THE PROBLEM: Print, unchanged, the line containing "rule 5: U ∧ E → B" along with all lines that follow it to the end of the listing.

AVAILABLE DATA:
____________

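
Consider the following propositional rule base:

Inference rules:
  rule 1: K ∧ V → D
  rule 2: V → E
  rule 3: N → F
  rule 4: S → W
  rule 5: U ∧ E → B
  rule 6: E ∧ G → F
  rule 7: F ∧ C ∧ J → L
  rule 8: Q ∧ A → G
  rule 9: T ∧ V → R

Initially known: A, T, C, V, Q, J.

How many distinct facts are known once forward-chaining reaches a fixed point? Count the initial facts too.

11

[1] rule 2 [V → E]; rule 8 [Q ∧ A → G]; rule 9 [T ∧ V → R]. ⇒ new: E, G, R.
[2] rule 6 [E ∧ G → F]. ⇒ new: F.
[3] rule 7 [F ∧ C ∧ J → L]. ⇒ new: L.
Closure: {A, C, E, F, G, J, L, Q, R, T, V} — 11 facts.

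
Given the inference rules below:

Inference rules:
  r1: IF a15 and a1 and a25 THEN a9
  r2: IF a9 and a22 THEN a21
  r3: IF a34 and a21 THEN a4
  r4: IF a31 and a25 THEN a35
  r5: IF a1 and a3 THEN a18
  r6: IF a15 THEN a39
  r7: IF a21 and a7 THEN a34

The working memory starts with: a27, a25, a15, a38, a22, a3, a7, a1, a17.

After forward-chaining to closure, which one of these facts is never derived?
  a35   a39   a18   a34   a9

a35

Round 1 — r1, r5, r6, derive a9, a18, a39.
Round 2 — r2, derive a21.
Round 3 — r7, derive a34.
Round 4 — r3, derive a4.
Derived: a18 (round 1), a9 (round 1), a34 (round 3), a39 (round 1). a35 never appears in any round.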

____________

SOLUTION:
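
  rule 5: U ∧ E → B
  rule 6: E ∧ G → F
  rule 7: F ∧ C ∧ J → L
  rule 8: Q ∧ A → G
  rule 9: T ∧ V → R

Initially known: A, T, C, V, Q, J.

How many distinct facts are known once forward-chaining reaches a fixed point? Count the initial facts too.

11

[1] rule 2 [V → E]; rule 8 [Q ∧ A → G]; rule 9 [T ∧ V → R]. ⇒ new: E, G, R.
[2] rule 6 [E ∧ G → F]. ⇒ new: F.
[3] rule 7 [F ∧ C ∧ J → L]. ⇒ new: L.
Closure: {A, C, E, F, G, J, L, Q, R, T, V} — 11 facts.

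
Given the inference rules below:

Inference rules:
  r1: IF a15 and a1 and a25 THEN a9
  r2: IF a9 and a22 THEN a21
  r3: IF a34 and a21 THEN a4
  r4: IF a31 and a25 THEN a35
  r5: IF a1 and a3 THEN a18
  r6: IF a15 THEN a39
  r7: IF a21 and a7 THEN a34

The working memory starts with: a27, a25, a15, a38, a22, a3, a7, a1, a17.

After forward-chaining to closure, which one of these facts is never derived?
  a35   a39   a18   a34   a9

a35

Round 1 — r1, r5, r6, derive a9, a18, a39.
Round 2 — r2, derive a21.
Round 3 — r7, derive a34.
Round 4 — r3, derive a4.
Derived: a18 (round 1), a9 (round 1), a34 (round 3), a39 (round 1). a35 never appears in any round.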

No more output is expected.